### TASK TO CARRY OUT
Up to and including the line that contains "12 people —", write out each line of the material from its first line, exactly.

════════════════

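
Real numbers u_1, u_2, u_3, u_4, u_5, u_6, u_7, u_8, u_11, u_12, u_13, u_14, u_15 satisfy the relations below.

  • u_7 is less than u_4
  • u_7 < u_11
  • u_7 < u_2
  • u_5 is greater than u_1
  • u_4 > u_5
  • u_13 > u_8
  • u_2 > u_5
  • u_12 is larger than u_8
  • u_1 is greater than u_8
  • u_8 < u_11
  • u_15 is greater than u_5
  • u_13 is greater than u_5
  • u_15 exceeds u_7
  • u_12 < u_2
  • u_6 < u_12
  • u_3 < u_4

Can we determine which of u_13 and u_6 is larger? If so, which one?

Following every chain through u_6: above u_6 we get u_12, u_2.
u_13 is not reached, and no chain runs the other way from u_13 to u_6.
So the given relations leave the order of u_6 and u_13 undetermined.

undetermined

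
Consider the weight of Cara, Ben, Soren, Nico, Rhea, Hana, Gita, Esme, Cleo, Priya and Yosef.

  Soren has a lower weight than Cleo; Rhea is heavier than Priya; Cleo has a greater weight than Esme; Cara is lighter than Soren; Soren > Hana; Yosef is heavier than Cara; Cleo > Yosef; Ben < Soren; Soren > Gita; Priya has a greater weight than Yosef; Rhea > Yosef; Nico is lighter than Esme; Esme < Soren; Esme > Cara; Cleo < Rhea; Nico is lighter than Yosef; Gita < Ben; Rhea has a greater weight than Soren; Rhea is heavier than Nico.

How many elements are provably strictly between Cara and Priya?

The relations place Cara below Priya. An element lies strictly between them when it is forced above Cara and also forced below Priya.
Above Cara: {Yosef, Esme, Soren, Cleo, Rhea}. Below Priya: {Nico, Yosef}.
Intersection: {Yosef} — 1.

1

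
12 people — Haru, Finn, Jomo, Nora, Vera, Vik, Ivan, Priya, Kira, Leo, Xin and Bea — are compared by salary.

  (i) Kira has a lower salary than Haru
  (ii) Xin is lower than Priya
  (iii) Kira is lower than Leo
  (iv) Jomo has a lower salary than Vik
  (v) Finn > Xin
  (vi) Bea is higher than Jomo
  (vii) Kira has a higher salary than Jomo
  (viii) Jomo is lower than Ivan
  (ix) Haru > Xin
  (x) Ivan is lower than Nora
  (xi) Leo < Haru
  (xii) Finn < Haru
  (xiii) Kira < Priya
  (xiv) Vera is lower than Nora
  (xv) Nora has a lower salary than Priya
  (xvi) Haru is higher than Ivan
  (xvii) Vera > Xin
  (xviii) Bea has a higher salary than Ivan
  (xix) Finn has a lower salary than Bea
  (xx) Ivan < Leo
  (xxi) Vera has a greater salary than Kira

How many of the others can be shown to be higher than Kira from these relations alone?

The elements the relations force above Kira are Vera, Leo, Nora, Haru, Priya — no chain reaches any other.
That is 5.

5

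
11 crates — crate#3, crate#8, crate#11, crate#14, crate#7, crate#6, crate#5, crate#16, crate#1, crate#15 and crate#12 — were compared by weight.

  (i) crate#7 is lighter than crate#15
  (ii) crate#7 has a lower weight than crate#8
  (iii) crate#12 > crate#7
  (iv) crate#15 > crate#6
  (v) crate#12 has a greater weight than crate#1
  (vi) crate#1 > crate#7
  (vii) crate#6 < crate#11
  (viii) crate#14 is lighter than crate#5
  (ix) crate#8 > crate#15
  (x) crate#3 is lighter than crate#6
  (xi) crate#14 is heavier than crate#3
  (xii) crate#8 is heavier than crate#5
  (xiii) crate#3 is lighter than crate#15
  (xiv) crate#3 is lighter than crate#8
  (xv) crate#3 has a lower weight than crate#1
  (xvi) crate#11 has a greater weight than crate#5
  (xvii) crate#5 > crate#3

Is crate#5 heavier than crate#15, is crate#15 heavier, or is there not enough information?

Following every chain through crate#5: above crate#5 we get crate#11, crate#8; below crate#5 we get crate#3, crate#14.
crate#15 is not reached, and no chain runs the other way from crate#15 to crate#5.
So the given relations leave the order of crate#5 and crate#15 undetermined.

undetermined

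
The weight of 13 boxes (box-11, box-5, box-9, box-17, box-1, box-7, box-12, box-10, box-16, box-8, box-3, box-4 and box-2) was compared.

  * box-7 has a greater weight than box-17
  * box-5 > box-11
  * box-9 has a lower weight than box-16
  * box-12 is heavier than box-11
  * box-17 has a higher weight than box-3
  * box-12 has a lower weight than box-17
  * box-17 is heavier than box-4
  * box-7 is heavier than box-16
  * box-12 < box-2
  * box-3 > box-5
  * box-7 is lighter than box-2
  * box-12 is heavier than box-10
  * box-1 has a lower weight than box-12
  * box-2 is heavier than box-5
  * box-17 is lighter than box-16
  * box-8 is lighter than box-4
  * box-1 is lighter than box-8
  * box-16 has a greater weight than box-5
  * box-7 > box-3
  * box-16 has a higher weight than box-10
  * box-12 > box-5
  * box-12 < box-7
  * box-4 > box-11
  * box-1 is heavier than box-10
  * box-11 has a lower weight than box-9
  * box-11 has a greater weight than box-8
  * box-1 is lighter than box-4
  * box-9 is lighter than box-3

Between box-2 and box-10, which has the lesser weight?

box-10 < box-1 and box-1 < box-8 give box-10 < box-8.
With box-8 < box-11: box-10 < box-1 < box-8 < box-11.
Then box-11 < box-5 extends the chain to box-5.
With box-5 < box-3: box-10 < box-1 < box-8 < box-11 < box-5 < box-3.
With box-3 < box-17: box-10 < box-1 < box-8 < box-11 < box-5 < box-3 < box-17.
Then box-17 < box-16 extends the chain to box-16.
Then box-16 < box-7 extends the chain to box-7.
With box-7 < box-2: box-10 < box-1 < box-8 < box-11 < box-5 < box-3 < box-17 < box-16 < box-7 < box-2.
So box-10 < box-2; box-10 is the lighter of the two.

box-10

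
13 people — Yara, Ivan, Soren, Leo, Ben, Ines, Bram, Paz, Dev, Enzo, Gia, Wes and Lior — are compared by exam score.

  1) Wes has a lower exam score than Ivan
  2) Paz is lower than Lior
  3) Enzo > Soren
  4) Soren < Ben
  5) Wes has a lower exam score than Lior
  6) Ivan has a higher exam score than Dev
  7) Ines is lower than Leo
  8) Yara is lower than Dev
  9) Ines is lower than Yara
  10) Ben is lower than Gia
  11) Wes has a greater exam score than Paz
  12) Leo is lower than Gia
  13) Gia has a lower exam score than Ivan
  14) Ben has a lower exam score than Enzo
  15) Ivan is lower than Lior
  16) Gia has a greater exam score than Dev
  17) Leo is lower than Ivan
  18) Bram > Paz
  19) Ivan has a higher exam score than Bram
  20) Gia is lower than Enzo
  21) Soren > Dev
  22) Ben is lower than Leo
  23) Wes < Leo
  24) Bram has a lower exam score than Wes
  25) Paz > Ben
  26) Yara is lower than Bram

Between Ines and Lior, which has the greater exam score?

Lior

Ines < Yara < Dev < Soren < Ben < Paz < Bram < Wes < Leo < Gia < Ivan < Lior, by transitivity through Yara, Dev, Soren, Ben, Paz, Bram, Wes, Leo, Gia, Ivan.
So Ines < Lior; Lior is the higher of the two.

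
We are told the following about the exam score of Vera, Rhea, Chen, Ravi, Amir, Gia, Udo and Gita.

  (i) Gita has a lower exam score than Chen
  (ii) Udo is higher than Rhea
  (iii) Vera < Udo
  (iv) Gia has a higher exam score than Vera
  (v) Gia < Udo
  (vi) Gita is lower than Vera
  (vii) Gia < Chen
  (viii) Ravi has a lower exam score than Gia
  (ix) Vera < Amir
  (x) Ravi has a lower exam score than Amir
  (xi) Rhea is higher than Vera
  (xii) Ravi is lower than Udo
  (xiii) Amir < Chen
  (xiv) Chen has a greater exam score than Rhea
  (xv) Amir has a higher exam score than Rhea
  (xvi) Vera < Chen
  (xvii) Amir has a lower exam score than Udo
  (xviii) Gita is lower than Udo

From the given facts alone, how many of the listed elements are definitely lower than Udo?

6

The elements the relations force below Udo are Ravi, Gita, Vera, Gia, Rhea, Amir — no chain reaches any other.
That is 6.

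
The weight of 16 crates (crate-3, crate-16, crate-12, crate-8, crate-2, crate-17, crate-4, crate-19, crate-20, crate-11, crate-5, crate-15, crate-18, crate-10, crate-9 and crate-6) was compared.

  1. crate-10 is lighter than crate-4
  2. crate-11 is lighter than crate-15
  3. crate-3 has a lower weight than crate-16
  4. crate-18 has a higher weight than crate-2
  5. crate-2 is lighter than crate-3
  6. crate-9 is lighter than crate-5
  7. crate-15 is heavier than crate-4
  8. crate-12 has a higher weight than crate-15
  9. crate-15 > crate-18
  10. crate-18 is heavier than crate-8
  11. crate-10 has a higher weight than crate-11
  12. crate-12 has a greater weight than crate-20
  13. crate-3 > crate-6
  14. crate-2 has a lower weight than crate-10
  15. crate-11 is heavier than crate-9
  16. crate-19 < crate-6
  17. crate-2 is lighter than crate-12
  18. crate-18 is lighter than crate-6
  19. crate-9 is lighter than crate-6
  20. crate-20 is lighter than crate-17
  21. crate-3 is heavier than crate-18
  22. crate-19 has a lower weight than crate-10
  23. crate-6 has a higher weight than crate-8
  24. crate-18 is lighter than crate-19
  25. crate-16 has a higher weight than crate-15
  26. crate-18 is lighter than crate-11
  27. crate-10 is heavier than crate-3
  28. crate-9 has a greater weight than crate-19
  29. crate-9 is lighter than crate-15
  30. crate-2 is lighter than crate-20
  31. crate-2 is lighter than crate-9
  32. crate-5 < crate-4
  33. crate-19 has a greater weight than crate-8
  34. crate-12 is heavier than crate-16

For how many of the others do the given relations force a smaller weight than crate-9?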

════════════════

### THE ANSWER
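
Real numbers u_1, u_2, u_3, u_4, u_5, u_6, u_7, u_8, u_11, u_12, u_13, u_14, u_15 satisfy the relations below.

  • u_7 is less than u_4
  • u_7 < u_11
  • u_7 < u_2
  • u_5 is greater than u_1
  • u_4 > u_5
  • u_13 > u_8
  • u_2 > u_5
  • u_12 is larger than u_8
  • u_1 is greater than u_8
  • u_8 < u_11
  • u_15 is greater than u_5
  • u_13 is greater than u_5
  • u_15 exceeds u_7
  • u_12 < u_2
  • u_6 < u_12
  • u_3 < u_4

Can we determine which of u_13 and u_6 is larger? If so, which one?

Following every chain through u_6: above u_6 we get u_12, u_2.
u_13 is not reached, and no chain runs the other way from u_13 to u_6.
So the given relations leave the order of u_6 and u_13 undetermined.

undetermined

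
Consider the weight of Cara, Ben, Soren, Nico, Rhea, Hana, Gita, Esme, Cleo, Priya and Yosef.

  Soren has a lower weight than Cleo; Rhea is heavier than Priya; Cleo has a greater weight than Esme; Cara is lighter than Soren; Soren > Hana; Yosef is heavier than Cara; Cleo > Yosef; Ben < Soren; Soren > Gita; Priya has a greater weight than Yosef; Rhea > Yosef; Nico is lighter than Esme; Esme < Soren; Esme > Cara; Cleo < Rhea; Nico is lighter than Yosef; Gita < Ben; Rhea has a greater weight than Soren; Rhea is heavier than Nico.

How many elements are provably strictly between Cara and Priya?

The relations place Cara below Priya. An element lies strictly between them when it is forced above Cara and also forced below Priya.
Above Cara: {Yosef, Esme, Soren, Cleo, Rhea}. Below Priya: {Nico, Yosef}.
Intersection: {Yosef} — 1.

1

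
12 people — Haru, Finn, Jomo, Nora, Vera, Vik, Ivan, Priya, Kira, Leo, Xin and Bea — are compared by salary.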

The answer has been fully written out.